Task statement.
Transcribe the following records in full, exactly as shown.

Items from a data source
================================

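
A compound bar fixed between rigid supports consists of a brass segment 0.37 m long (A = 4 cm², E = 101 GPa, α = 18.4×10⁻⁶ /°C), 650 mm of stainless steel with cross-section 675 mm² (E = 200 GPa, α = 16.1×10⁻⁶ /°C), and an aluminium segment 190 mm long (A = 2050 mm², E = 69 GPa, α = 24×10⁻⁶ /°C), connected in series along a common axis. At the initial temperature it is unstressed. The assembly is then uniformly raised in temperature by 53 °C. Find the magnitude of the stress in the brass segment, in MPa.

σ ≈ 189 MPa (compressive)

If the supports were absent, the total length change would be Σ αᵢΔT Lᵢ = 18.4×10⁻⁶×53×370 + 16.1×10⁻⁶×53×650 + 24×10⁻⁶×53×190 = 1.157 mm.
The rigid supports impose zero overall length change; the single axial force P common to all segments must satisfy P Σ Lᵢ/(AᵢEᵢ) = δ_free.
Σ Lᵢ/(AᵢEᵢ) = 370/(400×101×10³) + 650/(675×200×10³) + 190/(2050×69×10³) = 1.532×10⁻⁵ mm/N.
So P = 1.157 / 1.532×10⁻⁵ = 75.55 kN, compressive.
σ_{brass} = P / A = 75550 / 400 = 188.9 MPa.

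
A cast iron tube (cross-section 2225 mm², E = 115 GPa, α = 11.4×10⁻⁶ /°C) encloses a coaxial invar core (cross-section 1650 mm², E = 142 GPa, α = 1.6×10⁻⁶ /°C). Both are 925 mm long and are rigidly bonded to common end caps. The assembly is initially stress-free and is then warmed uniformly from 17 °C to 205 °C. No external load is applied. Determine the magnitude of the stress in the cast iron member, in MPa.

Equilibrium of a rigid end plate with no external load gives equal and opposite internal forces ±P in the two members. Since α_{cast iron} > α_{invar}, heating drives the cast iron into compression and the invar into tension.
Setting the final lengths equal and cancelling L: (α₁ − α₂)ΔT = P/(A₁E₁) + P/(A₂E₂).
|α₁ − α₂|·ΔT = 9.8×10⁻⁶ × 188 = 0.001842.
1/(A₁E₁) + 1/(A₂E₂) = 1/(2225×115×10³) + 1/(1650×142×10³) = 8.176×10⁻⁹ N⁻¹.
P = 0.001842 / 8.176×10⁻⁹ = 225300 N = 225.3 kN.
σ_{cast iron} = P/A₁ = 225300/2225 = 101.3 MPa, compressive.

σ ≈ 101 MPa (compressive)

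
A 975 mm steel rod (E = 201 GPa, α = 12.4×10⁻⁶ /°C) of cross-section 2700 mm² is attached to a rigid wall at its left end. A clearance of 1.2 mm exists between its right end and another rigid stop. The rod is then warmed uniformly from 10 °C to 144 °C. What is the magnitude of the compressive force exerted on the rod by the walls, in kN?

P ≈ 234 kN

Free thermal elongation = αΔT L = 12.4×10⁻⁶ × 134 × 975 = 1.62 mm.
After closing the 1.2 mm clearance, 1.62 − 1.2 = 0.4201 mm of expansion remains to be suppressed by the wall.
So σ = E(δ_free − g)/L = 201×10³ × 0.4201/975 = 86.6 MPa.
P = σA = 86.6 × 2700 = 233.8 kN.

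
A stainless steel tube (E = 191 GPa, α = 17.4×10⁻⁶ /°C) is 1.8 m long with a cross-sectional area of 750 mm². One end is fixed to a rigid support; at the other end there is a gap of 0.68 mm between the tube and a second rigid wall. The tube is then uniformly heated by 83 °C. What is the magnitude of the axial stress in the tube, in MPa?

σ ≈ 204 MPa (compressive)

If the wall were absent the tube would grow by αΔT L = 17.4×10⁻⁶ × 83 × 1800 = 2.6 mm.
After closing the 0.68 mm clearance, 2.6 − 0.68 = 1.92 mm of expansion remains to be suppressed by the wall.
Compatibility: PL/(AE) = 1.92 mm, so σ = P/A = E × (1.92/1800) = 203.7 MPa.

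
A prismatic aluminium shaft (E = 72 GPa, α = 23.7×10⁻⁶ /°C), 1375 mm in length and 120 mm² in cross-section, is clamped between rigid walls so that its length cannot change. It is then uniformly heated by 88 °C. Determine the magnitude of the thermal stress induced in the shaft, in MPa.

With length fixed, the mechanical strain must cancel the thermal strain αΔT = 23.7×10⁻⁶ × 88 = 2085.6×10⁻⁶.
σ = EαΔT = 72×10³ × 23.7×10⁻⁶ × 88 = 150.2 MPa (compressive; the shaft is trying to expand).

σ ≈ 150 MPa (compressive)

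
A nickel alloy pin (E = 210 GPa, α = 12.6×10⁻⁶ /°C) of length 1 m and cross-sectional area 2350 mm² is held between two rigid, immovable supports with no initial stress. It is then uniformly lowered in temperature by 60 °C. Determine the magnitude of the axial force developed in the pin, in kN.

The ends cannot move, so σ = EαΔT = 210×10³ × 12.6×10⁻⁶ × 60 = 158.8 MPa.
Axial force P = σA = 158.8 × 2350 = 373100 N = 373.1 kN, tensile.

P ≈ 373 kN (tensile)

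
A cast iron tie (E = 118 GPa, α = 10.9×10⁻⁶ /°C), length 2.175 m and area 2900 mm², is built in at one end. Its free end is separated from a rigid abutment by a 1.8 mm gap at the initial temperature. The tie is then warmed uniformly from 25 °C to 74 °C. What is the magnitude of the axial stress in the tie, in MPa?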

================================

Result.
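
A compound bar fixed between rigid supports consists of a brass segment 0.37 m long (A = 4 cm², E = 101 GPa, α = 18.4×10⁻⁶ /°C), 650 mm of stainless steel with cross-section 675 mm² (E = 200 GPa, α = 16.1×10⁻⁶ /°C), and an aluminium segment 190 mm long (A = 2050 mm², E = 69 GPa, α = 24×10⁻⁶ /°C), connected in series along a common axis. At the initial temperature it is unstressed. The assembly is then uniformly raised in temperature by 53 °C. Find the magnitude of the stress in the brass segment, in MPa.

σ ≈ 189 MPa (compressive)

If the supports were absent, the total length change would be Σ αᵢΔT Lᵢ = 18.4×10⁻⁶×53×370 + 16.1×10⁻⁶×53×650 + 24×10⁻⁶×53×190 = 1.157 mm.
The rigid supports impose zero overall length change; the single axial force P common to all segments must satisfy P Σ Lᵢ/(AᵢEᵢ) = δ_free.
Σ Lᵢ/(AᵢEᵢ) = 370/(400×101×10³) + 650/(675×200×10³) + 190/(2050×69×10³) = 1.532×10⁻⁵ mm/N.
So P = 1.157 / 1.532×10⁻⁵ = 75.55 kN, compressive.
σ_{brass} = P / A = 75550 / 400 = 188.9 MPa.

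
A cast iron tube (cross-section 2225 mm², E = 115 GPa, α = 11.4×10⁻⁶ /°C) encloses a coaxial invar core (cross-section 1650 mm², E = 142 GPa, α = 1.6×10⁻⁶ /°C). Both are 925 mm long and are rigidly bonded to common end caps. The assembly is initially stress-free and is then warmed uniformly from 17 °C to 205 °C. No external load is applied. Determine the magnitude of the stress in the cast iron member, in MPa.

Equilibrium of a rigid end plate with no external load gives equal and opposite internal forces ±P in the two members. Since α_{cast iron} > α_{invar}, heating drives the cast iron into compression and the invar into tension.
Setting the final lengths equal and cancelling L: (α₁ − α₂)ΔT = P/(A₁E₁) + P/(A₂E₂).
|α₁ − α₂|·ΔT = 9.8×10⁻⁶ × 188 = 0.001842.
1/(A₁E₁) + 1/(A₂E₂) = 1/(2225×115×10³) + 1/(1650×142×10³) = 8.176×10⁻⁹ N⁻¹.
P = 0.001842 / 8.176×10⁻⁹ = 225300 N = 225.3 kN.
σ_{cast iron} = P/A₁ = 225300/2225 = 101.3 MPa, compressive.

σ ≈ 101 MPa (compressive)

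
A 975 mm steel rod (E = 201 GPa, α = 12.4×10⁻⁶ /°C) of cross-section 2700 mm² is attached to a rigid wall at its left end. A clearance of 1.2 mm exists between its right end and another rigid stop. The rod is then warmed uniformly from 10 °C to 144 °C. What is the magnitude of the compressive force exerted on the rod by the walls, in kN?

P ≈ 234 kN

Free thermal elongation = αΔT L = 12.4×10⁻⁶ × 134 × 975 = 1.62 mm.
After closing the 1.2 mm clearance, 1.62 − 1.2 = 0.4201 mm of expansion remains to be suppressed by the wall.
So σ = E(δ_free − g)/L = 201×10³ × 0.4201/975 = 86.6 MPa.
P = σA = 86.6 × 2700 = 233.8 kN.

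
A stainless steel tube (E = 191 GPa, α = 17.4×10⁻⁶ /°C) is 1.8 m long with a cross-sectional area of 750 mm². One end is fixed to a rigid support; at the other end there is a gap of 0.68 mm between the tube and a second rigid wall. The tube is then uniformly heated by 83 °C. What is the magnitude of the axial stress in the tube, in MPa?

σ ≈ 204 MPa (compressive)

If the wall were absent the tube would grow by αΔT L = 17.4×10⁻⁶ × 83 × 1800 = 2.6 mm.
After closing the 0.68 mm clearance, 2.6 − 0.68 = 1.92 mm of expansion remains to be suppressed by the wall.
Compatibility: PL/(AE) = 1.92 mm, so σ = P/A = E × (1.92/1800) = 203.7 MPa.

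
A prismatic aluminium shaft (E = 72 GPa, α = 23.7×10⁻⁶ /°C), 1375 mm in length and 120 mm² in cross-section, is clamped between rigid walls so that its length cannot change. It is then uniformly heated by 88 °C. Determine the magnitude of the thermal stress induced in the shaft, in MPa.

With length fixed, the mechanical strain must cancel the thermal strain αΔT = 23.7×10⁻⁶ × 88 = 2085.6×10⁻⁶.
σ = EαΔT = 72×10³ × 23.7×10⁻⁶ × 88 = 150.2 MPa (compressive; the shaft is trying to expand).

σ ≈ 150 MPa (compressive)

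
A nickel alloy pin (E = 210 GPa, α = 12.6×10⁻⁶ /°C) of length 1 m and cross-sectional area 2350 mm² is held between two rigid, immovable supports with no initial stress. It is then uniformly lowered in temperature by 60 °C. Determine the magnitude of the axial force developed in the pin, in kN.

The ends cannot move, so σ = EαΔT = 210×10³ × 12.6×10⁻⁶ × 60 = 158.8 MPa.
Axial force P = σA = 158.8 × 2350 = 373100 N = 373.1 kN, tensile.

P ≈ 373 kN (tensile)

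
A cast iron tie (E = 118 GPa, α = 10.9×10⁻⁶ /°C), length 2.175 m and area 2900 mm², is built in at one end. Its free end is separated from a rigid abutment by a 1.8 mm gap at the initial temperature. The tie is then warmed uniformly from 25 °C to 74 °C. What is the magnitude of the axial stress in the tie, in MPa?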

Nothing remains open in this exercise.